*** Opening of Source material ***
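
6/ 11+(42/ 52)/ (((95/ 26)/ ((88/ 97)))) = 75618/ 101365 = 0.75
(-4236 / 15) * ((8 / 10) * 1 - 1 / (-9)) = -57892 / 225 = -257.30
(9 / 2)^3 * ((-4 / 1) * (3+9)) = -4374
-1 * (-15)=15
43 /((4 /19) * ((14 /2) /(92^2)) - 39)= -1.10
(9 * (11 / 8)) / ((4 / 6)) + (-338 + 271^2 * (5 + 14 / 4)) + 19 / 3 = 29948899 / 48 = 623935.40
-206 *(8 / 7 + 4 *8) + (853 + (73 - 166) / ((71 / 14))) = -2978405 / 497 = -5992.77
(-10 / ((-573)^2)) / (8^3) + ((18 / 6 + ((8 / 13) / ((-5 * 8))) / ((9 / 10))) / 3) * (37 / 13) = 120596260633 / 42614477568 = 2.83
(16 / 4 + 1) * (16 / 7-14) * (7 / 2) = -205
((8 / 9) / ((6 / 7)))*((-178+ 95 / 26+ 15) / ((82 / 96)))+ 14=-286958 / 1599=-179.46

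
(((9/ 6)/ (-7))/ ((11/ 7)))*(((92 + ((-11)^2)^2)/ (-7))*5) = 220995/ 154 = 1435.03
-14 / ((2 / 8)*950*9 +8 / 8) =-4 / 611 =-0.01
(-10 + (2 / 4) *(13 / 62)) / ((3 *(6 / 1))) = -409 / 744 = -0.55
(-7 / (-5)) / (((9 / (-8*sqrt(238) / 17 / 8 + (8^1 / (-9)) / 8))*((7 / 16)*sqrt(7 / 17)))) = -16*sqrt(2) / 45-16*sqrt(119) / 2835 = -0.56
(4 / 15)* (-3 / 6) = -0.13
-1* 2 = -2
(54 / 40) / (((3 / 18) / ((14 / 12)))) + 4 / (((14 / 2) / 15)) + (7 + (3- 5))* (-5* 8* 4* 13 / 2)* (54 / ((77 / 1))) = -798321 / 220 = -3628.73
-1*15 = -15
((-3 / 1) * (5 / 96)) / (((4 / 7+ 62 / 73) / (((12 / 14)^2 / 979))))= -0.00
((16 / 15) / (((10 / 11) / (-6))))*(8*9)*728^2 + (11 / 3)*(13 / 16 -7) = -107455325043 / 400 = -268638312.61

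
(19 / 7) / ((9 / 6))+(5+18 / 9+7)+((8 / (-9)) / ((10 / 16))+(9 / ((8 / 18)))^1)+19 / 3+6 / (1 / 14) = 124.97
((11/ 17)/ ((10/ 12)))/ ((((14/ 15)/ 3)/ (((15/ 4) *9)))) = 40095/ 476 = 84.23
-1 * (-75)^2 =-5625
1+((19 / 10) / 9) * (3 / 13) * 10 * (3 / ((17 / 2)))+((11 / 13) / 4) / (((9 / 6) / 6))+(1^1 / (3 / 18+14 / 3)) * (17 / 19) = 268288 / 121771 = 2.20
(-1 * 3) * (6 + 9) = -45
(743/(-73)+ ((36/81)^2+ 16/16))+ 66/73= -47756/5913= -8.08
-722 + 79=-643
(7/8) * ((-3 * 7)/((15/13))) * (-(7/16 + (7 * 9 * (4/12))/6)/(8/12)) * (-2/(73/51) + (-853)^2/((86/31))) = 39647109913047/1607168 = 24668926.90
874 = 874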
*** Close of Source material ***
▶ The problem:
Write the entries out again exactly.

▶ Answer section:
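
6/ 11+(42/ 52)/ (((95/ 26)/ ((88/ 97)))) = 75618/ 101365 = 0.75
(-4236 / 15) * ((8 / 10) * 1 - 1 / (-9)) = -57892 / 225 = -257.30
(9 / 2)^3 * ((-4 / 1) * (3+9)) = -4374
-1 * (-15)=15
43 /((4 /19) * ((14 /2) /(92^2)) - 39)= -1.10
(9 * (11 / 8)) / ((4 / 6)) + (-338 + 271^2 * (5 + 14 / 4)) + 19 / 3 = 29948899 / 48 = 623935.40
-206 *(8 / 7 + 4 *8) + (853 + (73 - 166) / ((71 / 14))) = -2978405 / 497 = -5992.77
(-10 / ((-573)^2)) / (8^3) + ((18 / 6 + ((8 / 13) / ((-5 * 8))) / ((9 / 10))) / 3) * (37 / 13) = 120596260633 / 42614477568 = 2.83
(16 / 4 + 1) * (16 / 7-14) * (7 / 2) = -205
((8 / 9) / ((6 / 7)))*((-178+ 95 / 26+ 15) / ((82 / 96)))+ 14=-286958 / 1599=-179.46

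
(((9/ 6)/ (-7))/ ((11/ 7)))*(((92 + ((-11)^2)^2)/ (-7))*5) = 220995/ 154 = 1435.03
-14 / ((2 / 8)*950*9 +8 / 8) =-4 / 611 =-0.01
(-10 + (2 / 4) *(13 / 62)) / ((3 *(6 / 1))) = -409 / 744 = -0.55
(-7 / (-5)) / (((9 / (-8*sqrt(238) / 17 / 8 + (8^1 / (-9)) / 8))*((7 / 16)*sqrt(7 / 17)))) = -16*sqrt(2) / 45-16*sqrt(119) / 2835 = -0.56
(4 / 15)* (-3 / 6) = -0.13
-1* 2 = -2
(54 / 40) / (((3 / 18) / ((14 / 12)))) + 4 / (((14 / 2) / 15)) + (7 + (3- 5))* (-5* 8* 4* 13 / 2)* (54 / ((77 / 1))) = -798321 / 220 = -3628.73
-1*15 = -15
((-3 / 1) * (5 / 96)) / (((4 / 7+ 62 / 73) / (((12 / 14)^2 / 979))))= -0.00
((16 / 15) / (((10 / 11) / (-6))))*(8*9)*728^2 + (11 / 3)*(13 / 16 -7) = -107455325043 / 400 = -268638312.61

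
(19 / 7) / ((9 / 6))+(5+18 / 9+7)+((8 / (-9)) / ((10 / 16))+(9 / ((8 / 18)))^1)+19 / 3+6 / (1 / 14) = 124.97
((11/ 17)/ ((10/ 12)))/ ((((14/ 15)/ 3)/ (((15/ 4) *9)))) = 40095/ 476 = 84.23
-1 * (-75)^2 =-5625
1+((19 / 10) / 9) * (3 / 13) * 10 * (3 / ((17 / 2)))+((11 / 13) / 4) / (((9 / 6) / 6))+(1^1 / (3 / 18+14 / 3)) * (17 / 19) = 268288 / 121771 = 2.20
(-1 * 3) * (6 + 9) = -45
(743/(-73)+ ((36/81)^2+ 16/16))+ 66/73= -47756/5913= -8.08
-722 + 79=-643
(7/8) * ((-3 * 7)/((15/13))) * (-(7/16 + (7 * 9 * (4/12))/6)/(8/12)) * (-2/(73/51) + (-853)^2/((86/31))) = 39647109913047/1607168 = 24668926.90
874 = 874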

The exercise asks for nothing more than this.